Work order =
Copy each line from the data that has the word "genre" in it.

Task material =
-- Opening Marker --
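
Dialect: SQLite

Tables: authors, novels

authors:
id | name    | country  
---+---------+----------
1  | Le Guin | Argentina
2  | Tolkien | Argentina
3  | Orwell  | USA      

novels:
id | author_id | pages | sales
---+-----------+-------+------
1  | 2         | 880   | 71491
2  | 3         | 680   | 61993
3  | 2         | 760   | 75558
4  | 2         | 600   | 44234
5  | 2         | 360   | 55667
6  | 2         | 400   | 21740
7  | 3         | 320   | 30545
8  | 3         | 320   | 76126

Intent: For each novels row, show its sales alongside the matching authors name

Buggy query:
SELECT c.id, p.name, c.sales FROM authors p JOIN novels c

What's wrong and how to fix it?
Bug: Missing join condition: each novels row is matched to all authors rows instead of just its own

Fix: Specify the join condition linking the foreign key to the parent id

Corrected query:
SELECT c.id, p.name, c.sales FROM authors p JOIN novels c ON c.author_id = p.id

Result:
id | name    | sales
---+---------+------
1  | Tolkien | 71491
2  | Orwell  | 61993
3  | Tolkien | 75558
4  | Tolkien | 44234
5  | Tolkien | 55667
6  | Tolkien | 21740
7  | Orwell  | 30545
8  | Orwell  | 76126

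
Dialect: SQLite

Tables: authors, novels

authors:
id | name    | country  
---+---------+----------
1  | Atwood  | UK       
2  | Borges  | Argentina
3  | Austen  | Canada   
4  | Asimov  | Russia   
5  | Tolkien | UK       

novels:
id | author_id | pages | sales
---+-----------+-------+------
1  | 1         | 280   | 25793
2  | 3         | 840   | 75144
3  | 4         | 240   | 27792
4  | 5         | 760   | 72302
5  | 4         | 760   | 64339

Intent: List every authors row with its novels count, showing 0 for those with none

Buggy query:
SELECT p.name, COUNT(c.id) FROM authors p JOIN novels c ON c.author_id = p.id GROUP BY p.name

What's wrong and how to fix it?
Bug: An inner join excludes parents with zero children

Fix: Switch to LEFT JOIN to retain unmatched parent rows

Corrected query:
SELECT p.name, COUNT(c.id) FROM authors p LEFT JOIN novels c ON c.author_id = p.id GROUP BY p.name

Result:
name    | COUNT(c.id)
--------+------------
Asimov  | 2          
Atwood  | 1          
Austen  | 1          
Borges  | 0          
Tolkien | 1          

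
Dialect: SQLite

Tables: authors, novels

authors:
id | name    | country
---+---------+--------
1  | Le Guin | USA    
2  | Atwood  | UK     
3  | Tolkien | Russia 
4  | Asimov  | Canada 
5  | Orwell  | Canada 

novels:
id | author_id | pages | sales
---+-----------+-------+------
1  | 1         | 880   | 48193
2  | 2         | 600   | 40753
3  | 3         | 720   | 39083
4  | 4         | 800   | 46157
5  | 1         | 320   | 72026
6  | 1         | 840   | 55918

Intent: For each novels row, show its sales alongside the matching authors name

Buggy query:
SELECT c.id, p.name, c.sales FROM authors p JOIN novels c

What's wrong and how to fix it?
Bug: JOIN with no ON clause produces a cartesian product; every novels row pairs with every authors row

Fix: Specify the join condition linking the foreign key to the parent id

Corrected query:
SELECT c.id, p.name, c.sales FROM authors p JOIN novels c ON c.author_id = p.id

Result:
id | name    | sales
---+---------+------
1  | Le Guin | 48193
2  | Atwood  | 40753
3  | Tolkien | 39083
4  | Asimov  | 46157
5  | Le Guin | 72026
6  | Le Guin | 55918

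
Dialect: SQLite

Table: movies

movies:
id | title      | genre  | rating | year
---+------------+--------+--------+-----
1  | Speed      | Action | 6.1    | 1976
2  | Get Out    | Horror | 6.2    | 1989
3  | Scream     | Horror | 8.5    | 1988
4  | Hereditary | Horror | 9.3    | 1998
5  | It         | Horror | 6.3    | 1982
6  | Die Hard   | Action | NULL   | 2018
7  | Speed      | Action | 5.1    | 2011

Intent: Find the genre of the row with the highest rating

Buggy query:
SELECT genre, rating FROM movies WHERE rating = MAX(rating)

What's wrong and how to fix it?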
-- Closing Marker --
Result of the exercise =
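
id | title      | genre  | rating | year
Intent: Find the genre of the row with the highest rating
SELECT genre, rating FROM movies WHERE rating = MAX(rating)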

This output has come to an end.